**WHAT IS EXPECTED:** Return the records verbatim.

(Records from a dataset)

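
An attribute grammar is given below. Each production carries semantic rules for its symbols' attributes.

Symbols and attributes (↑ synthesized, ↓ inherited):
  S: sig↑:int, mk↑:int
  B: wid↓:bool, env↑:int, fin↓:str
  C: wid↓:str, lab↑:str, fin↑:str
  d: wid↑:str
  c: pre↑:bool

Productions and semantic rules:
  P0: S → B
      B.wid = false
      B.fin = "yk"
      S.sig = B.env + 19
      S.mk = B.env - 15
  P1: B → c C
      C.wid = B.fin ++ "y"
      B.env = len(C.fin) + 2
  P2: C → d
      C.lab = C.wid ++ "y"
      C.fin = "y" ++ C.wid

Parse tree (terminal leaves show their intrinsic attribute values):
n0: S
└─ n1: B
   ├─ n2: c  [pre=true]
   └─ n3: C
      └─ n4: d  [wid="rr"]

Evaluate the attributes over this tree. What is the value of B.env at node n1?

1. n1.wid = false  [false]
2. n1.fin = "yk"  ["yk"]
3. n2.pre = true  [terminal]
4. n3.wid = "yky"  [B.fin ++ "y"]
5. n4.wid = "rr"  [terminal]
6. n3.lab = "ykyy"  [C.wid ++ "y"]
7. n3.fin = "yyky"  ["y" ++ C.wid]
8. n1.env = 6  [len(C.fin) + 2]
9. n0.sig = 25  [B.env + 19]
10. n0.mk = -9  [B.env - 15]

6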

**WRITTEN SOLUTION:**
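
An attribute grammar is given below. Each production carries semantic rules for its symbols' attributes.

Symbols and attributes (↑ synthesized, ↓ inherited):
  S: sig↑:int, mk↑:int
  B: wid↓:bool, env↑:int, fin↓:str
  C: wid↓:str, lab↑:str, fin↑:str
  d: wid↑:str
  c: pre↑:bool

Productions and semantic rules:
  P0: S → B
      B.wid = false
      B.fin = "yk"
      S.sig = B.env + 19
      S.mk = B.env - 15
  P1: B → c C
      C.wid = B.fin ++ "y"
      B.env = len(C.fin) + 2
  P2: C → d
      C.lab = C.wid ++ "y"
      C.fin = "y" ++ C.wid

Parse tree (terminal leaves show their intrinsic attribute values):
n0: S
└─ n1: B
   ├─ n2: c  [pre=true]
   └─ n3: C
      └─ n4: d  [wid="rr"]

Evaluate the attributes over this tree. What is the value of B.env at node n1?

1. n1.wid = false  [false]
2. n1.fin = "yk"  ["yk"]
3. n2.pre = true  [terminal]
4. n3.wid = "yky"  [B.fin ++ "y"]
5. n4.wid = "rr"  [terminal]
6. n3.lab = "ykyy"  [C.wid ++ "y"]
7. n3.fin = "yyky"  ["y" ++ C.wid]
8. n1.env = 6  [len(C.fin) + 2]
9. n0.sig = 25  [B.env + 19]
10. n0.mk = -9  [B.env - 15]

6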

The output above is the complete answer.